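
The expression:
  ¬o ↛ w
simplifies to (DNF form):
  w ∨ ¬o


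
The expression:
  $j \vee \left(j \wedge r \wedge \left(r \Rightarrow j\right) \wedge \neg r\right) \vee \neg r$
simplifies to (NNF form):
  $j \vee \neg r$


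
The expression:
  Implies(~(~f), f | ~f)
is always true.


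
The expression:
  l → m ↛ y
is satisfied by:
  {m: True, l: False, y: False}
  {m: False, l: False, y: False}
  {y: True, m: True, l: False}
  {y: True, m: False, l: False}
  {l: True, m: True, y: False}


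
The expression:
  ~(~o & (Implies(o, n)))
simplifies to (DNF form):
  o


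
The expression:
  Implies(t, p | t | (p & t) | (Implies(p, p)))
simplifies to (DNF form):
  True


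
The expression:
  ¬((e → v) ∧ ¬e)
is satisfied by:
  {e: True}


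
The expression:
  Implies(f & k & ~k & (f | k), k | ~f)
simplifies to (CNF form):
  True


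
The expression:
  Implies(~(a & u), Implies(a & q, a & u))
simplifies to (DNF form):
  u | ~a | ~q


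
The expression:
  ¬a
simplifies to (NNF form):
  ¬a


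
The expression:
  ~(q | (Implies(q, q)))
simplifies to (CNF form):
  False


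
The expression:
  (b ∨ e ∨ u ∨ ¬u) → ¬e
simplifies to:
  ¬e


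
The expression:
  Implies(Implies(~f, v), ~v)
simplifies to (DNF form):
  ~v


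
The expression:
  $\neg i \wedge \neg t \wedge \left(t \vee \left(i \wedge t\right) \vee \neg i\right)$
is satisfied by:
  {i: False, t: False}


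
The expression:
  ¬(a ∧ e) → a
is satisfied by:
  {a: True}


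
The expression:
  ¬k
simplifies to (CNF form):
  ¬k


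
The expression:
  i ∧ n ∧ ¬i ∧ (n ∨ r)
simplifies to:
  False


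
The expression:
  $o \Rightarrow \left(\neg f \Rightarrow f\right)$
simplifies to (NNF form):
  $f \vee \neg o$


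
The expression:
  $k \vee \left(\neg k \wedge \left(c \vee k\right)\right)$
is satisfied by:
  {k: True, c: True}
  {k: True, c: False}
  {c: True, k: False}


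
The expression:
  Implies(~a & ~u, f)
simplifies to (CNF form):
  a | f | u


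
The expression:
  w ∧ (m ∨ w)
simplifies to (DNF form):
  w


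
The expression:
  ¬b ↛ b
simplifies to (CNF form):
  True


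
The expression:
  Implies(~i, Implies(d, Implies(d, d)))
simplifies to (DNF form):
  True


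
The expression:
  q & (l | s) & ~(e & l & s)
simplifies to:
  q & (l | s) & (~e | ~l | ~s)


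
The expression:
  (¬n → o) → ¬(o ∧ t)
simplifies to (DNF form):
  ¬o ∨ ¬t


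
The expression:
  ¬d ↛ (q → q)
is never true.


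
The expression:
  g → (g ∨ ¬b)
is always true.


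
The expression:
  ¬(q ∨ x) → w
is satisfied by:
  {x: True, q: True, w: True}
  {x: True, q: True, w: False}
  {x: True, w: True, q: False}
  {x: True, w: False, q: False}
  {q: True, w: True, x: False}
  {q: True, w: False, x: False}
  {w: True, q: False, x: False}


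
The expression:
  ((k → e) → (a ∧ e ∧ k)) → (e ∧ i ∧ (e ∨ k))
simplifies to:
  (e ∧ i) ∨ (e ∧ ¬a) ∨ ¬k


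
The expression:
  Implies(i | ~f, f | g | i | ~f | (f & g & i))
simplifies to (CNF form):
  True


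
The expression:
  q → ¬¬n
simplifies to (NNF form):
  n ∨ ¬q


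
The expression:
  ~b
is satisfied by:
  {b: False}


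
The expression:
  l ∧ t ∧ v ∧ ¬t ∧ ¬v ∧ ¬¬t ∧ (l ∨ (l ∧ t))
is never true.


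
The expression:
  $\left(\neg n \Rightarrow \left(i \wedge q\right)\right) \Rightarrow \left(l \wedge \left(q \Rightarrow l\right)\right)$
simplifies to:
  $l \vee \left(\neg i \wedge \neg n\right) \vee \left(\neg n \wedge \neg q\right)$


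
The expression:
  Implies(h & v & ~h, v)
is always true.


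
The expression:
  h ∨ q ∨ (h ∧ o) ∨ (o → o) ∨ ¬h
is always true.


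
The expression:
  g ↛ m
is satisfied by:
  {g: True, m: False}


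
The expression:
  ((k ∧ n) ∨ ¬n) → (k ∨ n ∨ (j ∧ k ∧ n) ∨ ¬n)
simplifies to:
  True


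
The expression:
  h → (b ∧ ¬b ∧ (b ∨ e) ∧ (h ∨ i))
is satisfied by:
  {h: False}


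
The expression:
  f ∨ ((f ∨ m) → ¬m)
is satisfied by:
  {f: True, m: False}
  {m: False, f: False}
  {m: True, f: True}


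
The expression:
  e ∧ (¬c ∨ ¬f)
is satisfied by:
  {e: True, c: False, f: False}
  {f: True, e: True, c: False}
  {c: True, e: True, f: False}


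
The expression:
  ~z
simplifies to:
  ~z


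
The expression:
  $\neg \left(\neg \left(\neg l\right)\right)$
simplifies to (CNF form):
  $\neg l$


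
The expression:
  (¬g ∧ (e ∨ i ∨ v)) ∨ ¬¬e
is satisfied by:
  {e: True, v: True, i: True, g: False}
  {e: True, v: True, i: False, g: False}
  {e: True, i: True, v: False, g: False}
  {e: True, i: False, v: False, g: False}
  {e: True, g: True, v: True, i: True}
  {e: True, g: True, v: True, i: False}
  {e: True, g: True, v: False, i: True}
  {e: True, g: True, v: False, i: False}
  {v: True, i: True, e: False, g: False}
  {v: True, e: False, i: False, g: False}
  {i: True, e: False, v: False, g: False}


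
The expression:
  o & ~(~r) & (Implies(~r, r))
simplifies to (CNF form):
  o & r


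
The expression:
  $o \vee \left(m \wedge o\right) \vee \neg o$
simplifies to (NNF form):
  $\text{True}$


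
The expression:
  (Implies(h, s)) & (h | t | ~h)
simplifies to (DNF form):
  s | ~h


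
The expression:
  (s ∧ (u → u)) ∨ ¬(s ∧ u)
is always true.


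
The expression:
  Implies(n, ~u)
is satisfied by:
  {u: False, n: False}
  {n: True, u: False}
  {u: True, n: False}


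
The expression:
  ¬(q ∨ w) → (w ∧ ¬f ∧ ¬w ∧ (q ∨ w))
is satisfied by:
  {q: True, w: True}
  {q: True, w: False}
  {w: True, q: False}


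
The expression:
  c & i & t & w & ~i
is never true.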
□ □ □ □
— Task prompt —
The expected result is every line from the material above that includes "Rightarrow".

— Answer section —
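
  $j \vee \left(j \wedge r \wedge \left(r \Rightarrow j\right) \wedge \neg r\right) \vee \neg r$
  $o \Rightarrow \left(\neg f \Rightarrow f\right)$
  $\left(\neg n \Rightarrow \left(i \wedge q\right)\right) \Rightarrow \left(l \wedge \left(q \Rightarrow l\right)\right)$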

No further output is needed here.